• PROBLEM
The data below should be repeated exactly and in full.
--*--
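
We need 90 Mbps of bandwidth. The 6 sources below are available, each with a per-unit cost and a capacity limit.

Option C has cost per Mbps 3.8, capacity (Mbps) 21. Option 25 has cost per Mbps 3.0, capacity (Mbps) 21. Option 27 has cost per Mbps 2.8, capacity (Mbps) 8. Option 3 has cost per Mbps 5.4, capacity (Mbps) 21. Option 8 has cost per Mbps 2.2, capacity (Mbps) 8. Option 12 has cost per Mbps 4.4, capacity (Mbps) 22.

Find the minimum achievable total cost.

Use sources in increasing cost order.
Take 8 from Option 8 at 2.2 ; need 82 more.
Option 27 (2.8): use full 8 ; 74 Mbps to go.
Take 21 from Option 25 at 3.0 ; need 53 more.
Option C at 3.8: take all 21 Mbps ; 32 still needed.
Option 12 at 4.4: take all 22 Mbps ; 10 still needed.
Option 3 (5.4): take the remaining 10 ; done.
Cost = 8×2.2 + 8×2.8 + 21×3.0 + 21×3.8 + 22×4.4 + 10×5.4 = 333.6.

333.6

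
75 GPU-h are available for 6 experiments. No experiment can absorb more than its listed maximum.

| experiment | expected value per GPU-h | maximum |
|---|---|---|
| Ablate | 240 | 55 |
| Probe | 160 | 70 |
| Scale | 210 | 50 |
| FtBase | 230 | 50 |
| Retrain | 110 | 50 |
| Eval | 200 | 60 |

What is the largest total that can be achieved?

Order the experiments by expected value per GPU-h: Ablate 240 > FtBase 230 > Scale 210 > Eval 200 > Probe 160 > Retrain 110.
Ablate takes 55 to reach its cap of 55 → 20 left.
Only 20 left; FtBase takes them to reach 20.
Total = 240×55 + 230×20 = 17800.

17800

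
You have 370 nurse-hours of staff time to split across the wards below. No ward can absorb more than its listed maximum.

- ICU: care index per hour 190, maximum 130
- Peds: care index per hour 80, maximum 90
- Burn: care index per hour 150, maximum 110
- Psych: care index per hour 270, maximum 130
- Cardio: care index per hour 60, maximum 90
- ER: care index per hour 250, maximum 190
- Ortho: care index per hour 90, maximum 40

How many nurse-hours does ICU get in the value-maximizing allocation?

Rank by care index per hour: Psych 270 > ER 250 > ICU 190 > Burn 150 > Ortho 90 > Peds 80 > Cardio 60.
Psych takes 130 to reach its cap of 130 ; 240 left.
Give ER 190 to hit its cap of 190 ; 50 left.
ICU has room for 130 but only 50 remain, so it gets 50.

50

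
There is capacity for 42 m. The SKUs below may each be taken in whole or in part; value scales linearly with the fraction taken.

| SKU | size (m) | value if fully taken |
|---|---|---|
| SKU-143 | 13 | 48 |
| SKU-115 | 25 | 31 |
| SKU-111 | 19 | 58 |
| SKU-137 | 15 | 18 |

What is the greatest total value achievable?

118.4

Best value per unit of size first: SKU-143 48/13≈3.69, SKU-111 58/19≈3.05, SKU-115 31/25≈1.24, SKU-137 18/15≈1.2.
All 13 m of SKU-143 fit (value 48) ; 29 remain.
All 19 m of SKU-111 fit (value 58) ; 10 remain.
Fill the last 10 m with part of SKU-115: 10/25 of it earns 12.4.
Total value = 118.4.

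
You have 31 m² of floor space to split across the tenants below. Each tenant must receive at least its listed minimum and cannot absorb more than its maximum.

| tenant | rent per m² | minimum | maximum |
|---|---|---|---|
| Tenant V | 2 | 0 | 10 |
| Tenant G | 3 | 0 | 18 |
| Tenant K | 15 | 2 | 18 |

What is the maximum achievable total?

Meeting every minimum uses 0+0+2 = 2 m², leaving 29.
Rank by rent per m²: Tenant K 15 > Tenant G 3 > Tenant V 2.
Give Tenant K 16 more to hit its cap of 18 ; 13 left.
Tenant G: +13 (room for 18) → 13. Pool exhausted.
Total = 3×13 + 15×18 = 309.

309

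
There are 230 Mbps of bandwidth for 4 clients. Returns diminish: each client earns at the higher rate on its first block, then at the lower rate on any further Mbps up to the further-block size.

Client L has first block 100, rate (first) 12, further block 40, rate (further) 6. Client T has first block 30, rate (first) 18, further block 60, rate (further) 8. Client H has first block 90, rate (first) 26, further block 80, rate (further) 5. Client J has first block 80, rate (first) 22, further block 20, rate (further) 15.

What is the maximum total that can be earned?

Treat each block as its own option and order by rate: Client H/first 26 > Client J/first 22 > Client T/first 18 > Client J/second 15 > Client L/first 12 > Client T/second 8 > Client L/second 6 > Client H/second 5.
Fill Client H first block (90 at 26) — 140 left.
Client J first at 22: fill all 80 — 60 left.
Client T/first (18): +30 — 30 left.
Client J second at 15: fill all 20 — 10 left.
Client L/first: +10 of 100 at 12; pool empty.
Total = 26×90 + 22×80 + 18×30 + 15×20 + 12×10 = 5060.

5060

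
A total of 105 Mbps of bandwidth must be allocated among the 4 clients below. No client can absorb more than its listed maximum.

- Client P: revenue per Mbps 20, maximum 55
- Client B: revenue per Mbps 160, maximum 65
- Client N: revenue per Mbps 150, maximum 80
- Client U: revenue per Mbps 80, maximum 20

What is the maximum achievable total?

16400

Order the clients by revenue per Mbps: Client B 160 > Client N 150 > Client U 80 > Client P 20.
Client B takes 65 to reach its cap of 65 ; 40 left.
Client N: +40 (room for 80) → 40. Pool exhausted.
Total = 160×65 + 150×40 = 16400.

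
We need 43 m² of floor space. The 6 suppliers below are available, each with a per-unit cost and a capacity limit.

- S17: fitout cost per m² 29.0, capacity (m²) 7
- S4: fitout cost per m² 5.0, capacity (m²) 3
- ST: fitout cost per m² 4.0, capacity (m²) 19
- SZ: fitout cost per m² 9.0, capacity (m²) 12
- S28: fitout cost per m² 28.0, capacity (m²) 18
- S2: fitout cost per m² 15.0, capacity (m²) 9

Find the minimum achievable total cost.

334

Use suppliers in increasing cost order.
Take 19 from ST at 4.0 ; need 24 more.
S4 at 5.0: take all 3 m² ; 21 still needed.
SZ (9.0): use full 12 ; 9 m² to go.
S2 at 15.0: take all 9 m² ; 0 still needed.
S28, S17: unused.
Cost = 19×4.0 + 3×5.0 + 12×9.0 + 9×15.0 = 334.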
--*--
• RESPONSE BELOW
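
We need 90 Mbps of bandwidth. The 6 sources below are available, each with a per-unit cost and a capacity limit.

Option C has cost per Mbps 3.8, capacity (Mbps) 21. Option 25 has cost per Mbps 3.0, capacity (Mbps) 21. Option 27 has cost per Mbps 2.8, capacity (Mbps) 8. Option 3 has cost per Mbps 5.4, capacity (Mbps) 21. Option 8 has cost per Mbps 2.2, capacity (Mbps) 8. Option 12 has cost per Mbps 4.4, capacity (Mbps) 22.

Find the minimum achievable total cost.

Use sources in increasing cost order.
Take 8 from Option 8 at 2.2 ; need 82 more.
Option 27 (2.8): use full 8 ; 74 Mbps to go.
Take 21 from Option 25 at 3.0 ; need 53 more.
Option C at 3.8: take all 21 Mbps ; 32 still needed.
Option 12 at 4.4: take all 22 Mbps ; 10 still needed.
Option 3 (5.4): take the remaining 10 ; done.
Cost = 8×2.2 + 8×2.8 + 21×3.0 + 21×3.8 + 22×4.4 + 10×5.4 = 333.6.

333.6

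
75 GPU-h are available for 6 experiments. No experiment can absorb more than its listed maximum.

| experiment | expected value per GPU-h | maximum |
|---|---|---|
| Ablate | 240 | 55 |
| Probe | 160 | 70 |
| Scale | 210 | 50 |
| FtBase | 230 | 50 |
| Retrain | 110 | 50 |
| Eval | 200 | 60 |

What is the largest total that can be achieved?

Order the experiments by expected value per GPU-h: Ablate 240 > FtBase 230 > Scale 210 > Eval 200 > Probe 160 > Retrain 110.
Ablate takes 55 to reach its cap of 55 → 20 left.
Only 20 left; FtBase takes them to reach 20.
Total = 240×55 + 230×20 = 17800.

17800

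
You have 370 nurse-hours of staff time to split across the wards below. No ward can absorb more than its listed maximum.

- ICU: care index per hour 190, maximum 130
- Peds: care index per hour 80, maximum 90
- Burn: care index per hour 150, maximum 110
- Psych: care index per hour 270, maximum 130
- Cardio: care index per hour 60, maximum 90
- ER: care index per hour 250, maximum 190
- Ortho: care index per hour 90, maximum 40

How many nurse-hours does ICU get in the value-maximizing allocation?

Rank by care index per hour: Psych 270 > ER 250 > ICU 190 > Burn 150 > Ortho 90 > Peds 80 > Cardio 60.
Psych takes 130 to reach its cap of 130 ; 240 left.
Give ER 190 to hit its cap of 190 ; 50 left.
ICU has room for 130 but only 50 remain, so it gets 50.

50

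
There is capacity for 42 m. The SKUs below may each be taken in whole or in part; value scales linearly with the fraction taken.

| SKU | size (m) | value if fully taken |
|---|---|---|
| SKU-143 | 13 | 48 |
| SKU-115 | 25 | 31 |
| SKU-111 | 19 | 58 |
| SKU-137 | 15 | 18 |

What is the greatest total value achievable?

118.4

Best value per unit of size first: SKU-143 48/13≈3.69, SKU-111 58/19≈3.05, SKU-115 31/25≈1.24, SKU-137 18/15≈1.2.
All 13 m of SKU-143 fit (value 48) ; 29 remain.
All 19 m of SKU-111 fit (value 58) ; 10 remain.
Fill the last 10 m with part of SKU-115: 10/25 of it earns 12.4.
Total value = 118.4.

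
You have 31 m² of floor space to split across the tenants below. Each tenant must receive at least its listed minimum and cannot absorb more than its maximum.

| tenant | rent per m² | minimum | maximum |
|---|---|---|---|
| Tenant V | 2 | 0 | 10 |
| Tenant G | 3 | 0 | 18 |
| Tenant K | 15 | 2 | 18 |

What is the maximum achievable total?

Meeting every minimum uses 0+0+2 = 2 m², leaving 29.
Rank by rent per m²: Tenant K 15 > Tenant G 3 > Tenant V 2.
Give Tenant K 16 more to hit its cap of 18 ; 13 left.
Tenant G: +13 (room for 18) → 13. Pool exhausted.
Total = 3×13 + 15×18 = 309.

309

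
There are 230 Mbps of bandwidth for 4 clients. Returns diminish: each client earns at the higher rate on its first block, then at the lower rate on any further Mbps up to the further-block size.

Client L has first block 100, rate (first) 12, further block 40, rate (further) 6. Client T has first block 30, rate (first) 18, further block 60, rate (further) 8. Client H has first block 90, rate (first) 26, further block 80, rate (further) 5. Client J has first block 80, rate (first) 22, further block 20, rate (further) 15.

What is the maximum total that can be earned?

Treat each block as its own option and order by rate: Client H/first 26 > Client J/first 22 > Client T/first 18 > Client J/second 15 > Client L/first 12 > Client T/second 8 > Client L/second 6 > Client H/second 5.
Fill Client H first block (90 at 26) — 140 left.
Client J first at 22: fill all 80 — 60 left.
Client T/first (18): +30 — 30 left.
Client J second at 15: fill all 20 — 10 left.
Client L/first: +10 of 100 at 12; pool empty.
Total = 26×90 + 22×80 + 18×30 + 15×20 + 12×10 = 5060.

5060

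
A total of 105 Mbps of bandwidth must be allocated among the 4 clients below. No client can absorb more than its listed maximum.

- Client P: revenue per Mbps 20, maximum 55
- Client B: revenue per Mbps 160, maximum 65
- Client N: revenue per Mbps 150, maximum 80
- Client U: revenue per Mbps 80, maximum 20

What is the maximum achievable total?

16400

Order the clients by revenue per Mbps: Client B 160 > Client N 150 > Client U 80 > Client P 20.
Client B takes 65 to reach its cap of 65 ; 40 left.
Client N: +40 (room for 80) → 40. Pool exhausted.
Total = 160×65 + 150×40 = 16400.

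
We need 43 m² of floor space. The 6 suppliers below are available, each with a per-unit cost and a capacity limit.

- S17: fitout cost per m² 29.0, capacity (m²) 7
- S4: fitout cost per m² 5.0, capacity (m²) 3
- ST: fitout cost per m² 4.0, capacity (m²) 19
- SZ: fitout cost per m² 9.0, capacity (m²) 12
- S28: fitout cost per m² 28.0, capacity (m²) 18
- S2: fitout cost per m² 15.0, capacity (m²) 9

Find the minimum achievable total cost.

334

Use suppliers in increasing cost order.
Take 19 from ST at 4.0 ; need 24 more.
S4 at 5.0: take all 3 m² ; 21 still needed.
SZ (9.0): use full 12 ; 9 m² to go.
S2 at 15.0: take all 9 m² ; 0 still needed.
S28, S17: unused.
Cost = 19×4.0 + 3×5.0 + 12×9.0 + 9×15.0 = 334.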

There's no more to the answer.